### Directions
Nothing but the line holding "When CH2(Cl)-C(=O)-COOH is" and the lines after it, through the end of the records, should be set down, each exactly as it is.

(Stored items)
● ● ● ● ●

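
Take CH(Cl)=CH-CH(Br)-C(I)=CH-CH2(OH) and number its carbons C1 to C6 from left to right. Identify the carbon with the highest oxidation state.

Tallying each carbon's bonds:
C1: 2C, 1H, 1Cl → 0 − 1 + 1 = 0
C2: 3C, 1H → 0 − 1 = -1
C3: 2C, 1H, 1Br → 0 − 1 + 1 = 0
C4: 3C, 1I → 0 + 1 = +1
C5: 3C, 1H → 0 − 1 = -1
C6: 1C, 2H, 1O → 0 − 2 + 1 = -1
The most oxidised carbon is C4 at +1.

C4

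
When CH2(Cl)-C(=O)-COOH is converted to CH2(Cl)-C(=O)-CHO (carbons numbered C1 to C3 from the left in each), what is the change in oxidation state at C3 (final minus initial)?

-2

Before: C3 has 1 bond to C, 3 bonds to O → oxidation state +3.
After: C3 has 1 bond to C, 1 bond to H, 2 bonds to O → oxidation state +1.
Δ = +1 − (+3) = -2, so this is a reduction at C3.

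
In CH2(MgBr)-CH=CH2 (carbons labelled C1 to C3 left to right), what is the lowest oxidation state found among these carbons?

-3

Count +1 for every bond to an atom more electronegative than carbon and −1 for every bond to one less electronegative; C–C bonds are 0. Tallying each carbon:
C1: 1C, 2H, 1Mg → 0 − 2 − 1 = -3
C2: 3C, 1H → 0 − 1 = -1
C3: 2C, 2H → 0 − 2 = -2
The lowest value is -3.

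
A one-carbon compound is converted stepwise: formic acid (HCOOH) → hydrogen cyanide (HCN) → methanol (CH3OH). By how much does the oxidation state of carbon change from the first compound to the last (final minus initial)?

Carbon oxidation states along the series — formic acid: +2, hydrogen cyanide: +2, methanol: -2.
Net change = -2 − (+2) = -4.

-4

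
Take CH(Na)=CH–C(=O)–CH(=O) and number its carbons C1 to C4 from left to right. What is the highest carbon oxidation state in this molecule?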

● ● ● ● ●

### Exercise output
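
When CH2(Cl)-C(=O)-COOH is converted to CH2(Cl)-C(=O)-CHO (carbons numbered C1 to C3 from the left in each), what is the change in oxidation state at C3 (final minus initial)?

-2

Before: C3 has 1 bond to C, 3 bonds to O → oxidation state +3.
After: C3 has 1 bond to C, 1 bond to H, 2 bonds to O → oxidation state +1.
Δ = +1 − (+3) = -2, so this is a reduction at C3.

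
In CH2(MgBr)-CH=CH2 (carbons labelled C1 to C3 left to right), what is the lowest oxidation state found among these carbons?

-3

Count +1 for every bond to an atom more electronegative than carbon and −1 for every bond to one less electronegative; C–C bonds are 0. Tallying each carbon:
C1: 1C, 2H, 1Mg → 0 − 2 − 1 = -3
C2: 3C, 1H → 0 − 1 = -1
C3: 2C, 2H → 0 − 2 = -2
The lowest value is -3.

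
A one-carbon compound is converted stepwise: formic acid (HCOOH) → hydrogen cyanide (HCN) → methanol (CH3OH). By how much does the oxidation state of carbon change from the first compound to the last (final minus initial)?

Carbon oxidation states along the series — formic acid: +2, hydrogen cyanide: +2, methanol: -2.
Net change = -2 − (+2) = -4.

-4

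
Take CH(Na)=CH–C(=O)–CH(=O) and number its carbons C1 to C4 from left to right. What is the highest carbon oxidation state in this molecule?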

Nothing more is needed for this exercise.